▶ PROBLEM DETAILS: The expected output is each entry, given again exactly.

▶ DATA PROVIDED:

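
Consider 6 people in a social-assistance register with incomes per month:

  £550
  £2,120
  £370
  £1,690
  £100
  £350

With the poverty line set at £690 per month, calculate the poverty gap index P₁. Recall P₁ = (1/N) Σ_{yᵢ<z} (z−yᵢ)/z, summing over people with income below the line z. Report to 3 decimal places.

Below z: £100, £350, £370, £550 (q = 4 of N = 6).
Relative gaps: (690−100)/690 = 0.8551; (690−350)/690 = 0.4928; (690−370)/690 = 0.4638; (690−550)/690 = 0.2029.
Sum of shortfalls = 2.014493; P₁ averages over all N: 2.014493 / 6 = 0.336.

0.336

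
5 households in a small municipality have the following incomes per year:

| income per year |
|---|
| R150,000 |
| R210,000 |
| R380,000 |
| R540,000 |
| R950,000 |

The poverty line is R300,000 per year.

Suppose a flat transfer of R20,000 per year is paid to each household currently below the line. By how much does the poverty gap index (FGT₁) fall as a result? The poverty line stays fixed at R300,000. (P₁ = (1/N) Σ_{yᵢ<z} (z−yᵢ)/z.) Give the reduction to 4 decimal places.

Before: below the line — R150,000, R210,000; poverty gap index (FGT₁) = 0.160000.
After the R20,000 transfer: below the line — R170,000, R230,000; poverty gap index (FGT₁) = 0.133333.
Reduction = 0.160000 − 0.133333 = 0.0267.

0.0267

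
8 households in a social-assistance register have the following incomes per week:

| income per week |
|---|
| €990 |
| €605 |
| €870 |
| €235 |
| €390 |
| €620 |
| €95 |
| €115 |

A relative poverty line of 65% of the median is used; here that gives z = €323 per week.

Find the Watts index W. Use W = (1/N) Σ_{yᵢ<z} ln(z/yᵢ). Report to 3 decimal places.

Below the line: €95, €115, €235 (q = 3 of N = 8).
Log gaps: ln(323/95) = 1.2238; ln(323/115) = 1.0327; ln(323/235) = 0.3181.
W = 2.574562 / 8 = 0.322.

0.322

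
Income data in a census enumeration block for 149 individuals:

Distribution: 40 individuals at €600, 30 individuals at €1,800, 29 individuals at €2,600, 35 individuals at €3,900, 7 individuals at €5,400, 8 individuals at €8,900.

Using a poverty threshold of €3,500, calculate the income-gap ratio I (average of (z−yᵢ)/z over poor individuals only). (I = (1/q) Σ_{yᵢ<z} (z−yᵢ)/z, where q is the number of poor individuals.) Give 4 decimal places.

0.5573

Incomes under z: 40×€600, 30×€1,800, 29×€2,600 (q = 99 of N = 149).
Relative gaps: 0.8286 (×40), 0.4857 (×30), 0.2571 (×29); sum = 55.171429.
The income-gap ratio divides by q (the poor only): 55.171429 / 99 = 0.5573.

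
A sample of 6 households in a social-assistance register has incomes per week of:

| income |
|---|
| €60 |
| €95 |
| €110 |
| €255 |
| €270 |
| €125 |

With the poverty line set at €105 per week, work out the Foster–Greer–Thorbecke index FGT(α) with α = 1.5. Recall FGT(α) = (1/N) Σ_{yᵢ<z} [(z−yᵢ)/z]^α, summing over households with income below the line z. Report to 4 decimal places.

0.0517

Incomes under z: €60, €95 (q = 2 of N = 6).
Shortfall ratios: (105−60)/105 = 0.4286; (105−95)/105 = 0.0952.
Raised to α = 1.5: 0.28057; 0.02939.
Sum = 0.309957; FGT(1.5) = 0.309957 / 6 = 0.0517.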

▶ YOUR RESPONSE:
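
Consider 6 people in a social-assistance register with incomes per month:

  £550
  £2,120
  £370
  £1,690
  £100
  £350

With the poverty line set at £690 per month, calculate the poverty gap index P₁. Recall P₁ = (1/N) Σ_{yᵢ<z} (z−yᵢ)/z, summing over people with income below the line z. Report to 3 decimal places.

Below z: £100, £350, £370, £550 (q = 4 of N = 6).
Relative gaps: (690−100)/690 = 0.8551; (690−350)/690 = 0.4928; (690−370)/690 = 0.4638; (690−550)/690 = 0.2029.
Sum of shortfalls = 2.014493; P₁ averages over all N: 2.014493 / 6 = 0.336.

0.336

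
5 households in a small municipality have the following incomes per year:

| income per year |
|---|
| R150,000 |
| R210,000 |
| R380,000 |
| R540,000 |
| R950,000 |

The poverty line is R300,000 per year.

Suppose a flat transfer of R20,000 per year is paid to each household currently below the line. By how much does the poverty gap index (FGT₁) fall as a result? The poverty line stays fixed at R300,000. (P₁ = (1/N) Σ_{yᵢ<z} (z−yᵢ)/z.) Give the reduction to 4 decimal places.

Before: below the line — R150,000, R210,000; poverty gap index (FGT₁) = 0.160000.
After the R20,000 transfer: below the line — R170,000, R230,000; poverty gap index (FGT₁) = 0.133333.
Reduction = 0.160000 − 0.133333 = 0.0267.

0.0267

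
8 households in a social-assistance register have the following incomes per week:

| income per week |
|---|
| €990 |
| €605 |
| €870 |
| €235 |
| €390 |
| €620 |
| €95 |
| €115 |

A relative poverty line of 65% of the median is used; here that gives z = €323 per week.

Find the Watts index W. Use W = (1/N) Σ_{yᵢ<z} ln(z/yᵢ). Report to 3 decimal places.

Below the line: €95, €115, €235 (q = 3 of N = 8).
Log gaps: ln(323/95) = 1.2238; ln(323/115) = 1.0327; ln(323/235) = 0.3181.
W = 2.574562 / 8 = 0.322.

0.322

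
Income data in a census enumeration block for 149 individuals:

Distribution: 40 individuals at €600, 30 individuals at €1,800, 29 individuals at €2,600, 35 individuals at €3,900, 7 individuals at €5,400, 8 individuals at €8,900.

Using a poverty threshold of €3,500, calculate the income-gap ratio I (average of (z−yᵢ)/z over poor individuals only). (I = (1/q) Σ_{yᵢ<z} (z−yᵢ)/z, where q is the number of poor individuals.) Give 4 decimal places.

0.5573

Incomes under z: 40×€600, 30×€1,800, 29×€2,600 (q = 99 of N = 149).
Relative gaps: 0.8286 (×40), 0.4857 (×30), 0.2571 (×29); sum = 55.171429.
The income-gap ratio divides by q (the poor only): 55.171429 / 99 = 0.5573.

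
A sample of 6 households in a social-assistance register has incomes per week of:

| income |
|---|
| €60 |
| €95 |
| €110 |
| €255 |
| €270 |
| €125 |

With the poverty line set at €105 per week, work out the Foster–Greer–Thorbecke index FGT(α) with α = 1.5. Recall FGT(α) = (1/N) Σ_{yᵢ<z} [(z−yᵢ)/z]^α, summing over households with income below the line z. Report to 4 decimal places.

0.0517

Incomes under z: €60, €95 (q = 2 of N = 6).
Shortfall ratios: (105−60)/105 = 0.4286; (105−95)/105 = 0.0952.
Raised to α = 1.5: 0.28057; 0.02939.
Sum = 0.309957; FGT(1.5) = 0.309957 / 6 = 0.0517.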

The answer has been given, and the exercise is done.